_RECORDS FOR THE EXERCISE_.

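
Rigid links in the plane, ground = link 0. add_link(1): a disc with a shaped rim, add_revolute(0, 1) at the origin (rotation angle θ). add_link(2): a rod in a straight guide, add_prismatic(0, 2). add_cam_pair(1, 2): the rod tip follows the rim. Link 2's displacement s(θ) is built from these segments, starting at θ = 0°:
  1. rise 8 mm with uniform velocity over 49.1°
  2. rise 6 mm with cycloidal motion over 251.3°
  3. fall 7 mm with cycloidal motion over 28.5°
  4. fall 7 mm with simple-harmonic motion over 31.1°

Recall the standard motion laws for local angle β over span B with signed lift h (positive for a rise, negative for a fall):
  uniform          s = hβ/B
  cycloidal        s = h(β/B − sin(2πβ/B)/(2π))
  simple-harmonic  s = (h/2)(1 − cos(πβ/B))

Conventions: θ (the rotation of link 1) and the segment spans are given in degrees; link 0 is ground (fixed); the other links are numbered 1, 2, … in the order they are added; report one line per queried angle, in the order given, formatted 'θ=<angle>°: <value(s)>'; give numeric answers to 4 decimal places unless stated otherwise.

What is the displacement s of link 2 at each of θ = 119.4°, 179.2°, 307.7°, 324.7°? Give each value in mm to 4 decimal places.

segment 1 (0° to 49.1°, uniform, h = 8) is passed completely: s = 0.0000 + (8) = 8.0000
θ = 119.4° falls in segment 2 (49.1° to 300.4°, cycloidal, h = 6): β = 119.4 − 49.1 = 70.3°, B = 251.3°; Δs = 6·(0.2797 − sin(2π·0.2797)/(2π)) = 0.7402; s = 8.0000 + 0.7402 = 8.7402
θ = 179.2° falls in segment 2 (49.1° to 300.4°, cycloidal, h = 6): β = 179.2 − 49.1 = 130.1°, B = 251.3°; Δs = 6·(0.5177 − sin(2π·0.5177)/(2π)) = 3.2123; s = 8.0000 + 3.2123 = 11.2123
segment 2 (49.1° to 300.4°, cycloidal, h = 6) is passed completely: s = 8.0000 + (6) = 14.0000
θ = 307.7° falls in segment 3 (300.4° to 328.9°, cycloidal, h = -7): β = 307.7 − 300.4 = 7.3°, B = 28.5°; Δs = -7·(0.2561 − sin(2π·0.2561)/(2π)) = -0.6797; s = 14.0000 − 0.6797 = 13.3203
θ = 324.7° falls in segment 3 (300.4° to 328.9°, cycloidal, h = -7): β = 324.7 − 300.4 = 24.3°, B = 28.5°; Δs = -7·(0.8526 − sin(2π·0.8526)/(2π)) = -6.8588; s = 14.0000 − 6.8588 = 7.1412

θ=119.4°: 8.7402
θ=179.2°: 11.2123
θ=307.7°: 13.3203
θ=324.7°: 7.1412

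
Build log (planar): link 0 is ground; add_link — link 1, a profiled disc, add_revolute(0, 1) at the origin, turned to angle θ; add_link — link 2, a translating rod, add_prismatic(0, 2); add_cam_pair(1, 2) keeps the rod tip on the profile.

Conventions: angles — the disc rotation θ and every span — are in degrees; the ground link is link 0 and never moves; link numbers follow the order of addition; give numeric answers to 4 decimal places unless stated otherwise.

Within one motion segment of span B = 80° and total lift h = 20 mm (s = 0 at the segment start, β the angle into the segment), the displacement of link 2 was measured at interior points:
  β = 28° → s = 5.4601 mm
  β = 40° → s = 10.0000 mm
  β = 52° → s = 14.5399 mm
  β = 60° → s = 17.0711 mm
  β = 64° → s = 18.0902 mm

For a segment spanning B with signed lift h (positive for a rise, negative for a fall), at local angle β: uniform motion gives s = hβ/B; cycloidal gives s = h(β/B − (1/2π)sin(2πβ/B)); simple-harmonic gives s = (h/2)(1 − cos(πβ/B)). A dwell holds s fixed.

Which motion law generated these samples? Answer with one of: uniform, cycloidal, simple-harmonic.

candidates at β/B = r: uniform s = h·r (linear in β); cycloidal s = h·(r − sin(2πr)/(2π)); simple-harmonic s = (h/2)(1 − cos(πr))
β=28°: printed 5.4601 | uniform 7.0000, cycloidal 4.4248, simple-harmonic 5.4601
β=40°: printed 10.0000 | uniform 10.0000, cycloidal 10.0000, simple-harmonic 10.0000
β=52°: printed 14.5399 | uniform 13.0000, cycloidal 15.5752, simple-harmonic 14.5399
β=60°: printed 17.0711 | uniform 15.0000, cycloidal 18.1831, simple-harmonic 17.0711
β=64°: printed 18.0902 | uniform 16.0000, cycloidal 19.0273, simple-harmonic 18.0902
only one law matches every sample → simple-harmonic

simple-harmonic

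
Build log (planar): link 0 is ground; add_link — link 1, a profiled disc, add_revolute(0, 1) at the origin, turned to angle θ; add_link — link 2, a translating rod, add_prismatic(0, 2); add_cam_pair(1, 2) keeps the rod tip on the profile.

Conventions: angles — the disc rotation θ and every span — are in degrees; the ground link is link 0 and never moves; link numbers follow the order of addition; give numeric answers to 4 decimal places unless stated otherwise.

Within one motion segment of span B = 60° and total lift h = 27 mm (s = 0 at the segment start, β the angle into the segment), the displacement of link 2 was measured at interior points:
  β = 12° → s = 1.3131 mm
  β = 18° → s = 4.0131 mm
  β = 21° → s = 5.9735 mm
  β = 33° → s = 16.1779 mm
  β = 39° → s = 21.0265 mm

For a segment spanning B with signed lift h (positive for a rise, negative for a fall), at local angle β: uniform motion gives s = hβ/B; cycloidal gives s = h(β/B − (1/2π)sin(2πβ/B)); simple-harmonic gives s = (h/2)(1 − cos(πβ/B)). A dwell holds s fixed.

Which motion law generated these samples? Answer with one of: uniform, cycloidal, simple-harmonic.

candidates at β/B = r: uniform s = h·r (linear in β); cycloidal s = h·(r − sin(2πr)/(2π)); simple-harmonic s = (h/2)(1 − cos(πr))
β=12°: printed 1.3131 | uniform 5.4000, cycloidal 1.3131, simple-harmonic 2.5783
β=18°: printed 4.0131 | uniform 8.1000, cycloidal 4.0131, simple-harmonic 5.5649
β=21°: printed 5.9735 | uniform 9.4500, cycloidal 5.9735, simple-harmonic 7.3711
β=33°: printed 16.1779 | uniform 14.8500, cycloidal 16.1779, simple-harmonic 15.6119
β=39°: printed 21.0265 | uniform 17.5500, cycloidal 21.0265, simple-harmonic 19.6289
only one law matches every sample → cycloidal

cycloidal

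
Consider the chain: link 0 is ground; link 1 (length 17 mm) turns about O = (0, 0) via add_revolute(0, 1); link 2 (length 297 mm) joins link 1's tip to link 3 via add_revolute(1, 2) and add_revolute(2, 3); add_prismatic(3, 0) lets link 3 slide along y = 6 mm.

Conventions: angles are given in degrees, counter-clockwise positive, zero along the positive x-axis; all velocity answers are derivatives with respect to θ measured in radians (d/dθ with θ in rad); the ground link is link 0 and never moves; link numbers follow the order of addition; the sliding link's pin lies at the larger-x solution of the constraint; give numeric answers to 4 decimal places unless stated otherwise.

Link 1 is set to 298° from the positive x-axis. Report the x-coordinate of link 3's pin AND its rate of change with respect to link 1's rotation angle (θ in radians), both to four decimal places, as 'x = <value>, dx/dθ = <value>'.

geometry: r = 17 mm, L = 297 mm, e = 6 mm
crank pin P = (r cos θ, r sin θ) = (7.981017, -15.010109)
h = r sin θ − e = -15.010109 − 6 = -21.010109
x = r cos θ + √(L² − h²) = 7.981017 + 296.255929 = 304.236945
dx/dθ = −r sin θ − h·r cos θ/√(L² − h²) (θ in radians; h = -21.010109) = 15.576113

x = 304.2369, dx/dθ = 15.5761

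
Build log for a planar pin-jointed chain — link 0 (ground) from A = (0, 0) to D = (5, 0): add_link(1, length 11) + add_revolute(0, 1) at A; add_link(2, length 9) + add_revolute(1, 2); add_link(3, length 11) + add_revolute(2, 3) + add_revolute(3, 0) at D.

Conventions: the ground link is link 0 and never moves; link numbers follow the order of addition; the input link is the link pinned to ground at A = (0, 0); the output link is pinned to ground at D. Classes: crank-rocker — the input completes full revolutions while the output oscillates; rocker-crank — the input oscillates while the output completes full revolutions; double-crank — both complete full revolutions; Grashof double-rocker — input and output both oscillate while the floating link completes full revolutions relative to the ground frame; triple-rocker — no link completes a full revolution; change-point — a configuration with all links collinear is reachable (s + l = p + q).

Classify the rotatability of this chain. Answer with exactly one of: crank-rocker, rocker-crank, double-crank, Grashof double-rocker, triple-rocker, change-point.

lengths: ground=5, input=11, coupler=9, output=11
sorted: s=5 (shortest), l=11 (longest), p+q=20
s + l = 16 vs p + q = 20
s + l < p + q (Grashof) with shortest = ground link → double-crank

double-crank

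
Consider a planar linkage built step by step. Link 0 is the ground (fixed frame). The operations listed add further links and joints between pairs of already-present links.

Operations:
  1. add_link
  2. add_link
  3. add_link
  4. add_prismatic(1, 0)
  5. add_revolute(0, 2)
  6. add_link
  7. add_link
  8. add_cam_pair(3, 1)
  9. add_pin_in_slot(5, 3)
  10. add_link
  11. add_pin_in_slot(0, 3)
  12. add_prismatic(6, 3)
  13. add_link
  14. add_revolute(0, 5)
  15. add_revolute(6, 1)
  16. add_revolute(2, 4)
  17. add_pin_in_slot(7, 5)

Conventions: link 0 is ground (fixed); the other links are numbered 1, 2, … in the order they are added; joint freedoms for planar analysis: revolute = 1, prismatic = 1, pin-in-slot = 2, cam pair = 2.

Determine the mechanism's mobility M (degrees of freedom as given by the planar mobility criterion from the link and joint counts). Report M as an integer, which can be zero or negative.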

_WHAT THE TASK REQUIRES_. Output each line of the records above exactly, beginning at the first, and stop once the line containing "3. fall 7 mm" has been output.

_SOLUTION TO THIS EXERCISE_.
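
Rigid links in the plane, ground = link 0. add_link(1): a disc with a shaped rim, add_revolute(0, 1) at the origin (rotation angle θ). add_link(2): a rod in a straight guide, add_prismatic(0, 2). add_cam_pair(1, 2): the rod tip follows the rim. Link 2's displacement s(θ) is built from these segments, starting at θ = 0°:
  1. rise 8 mm with uniform velocity over 49.1°
  2. rise 6 mm with cycloidal motion over 251.3°
  3. fall 7 mm with cycloidal motion over 28.5°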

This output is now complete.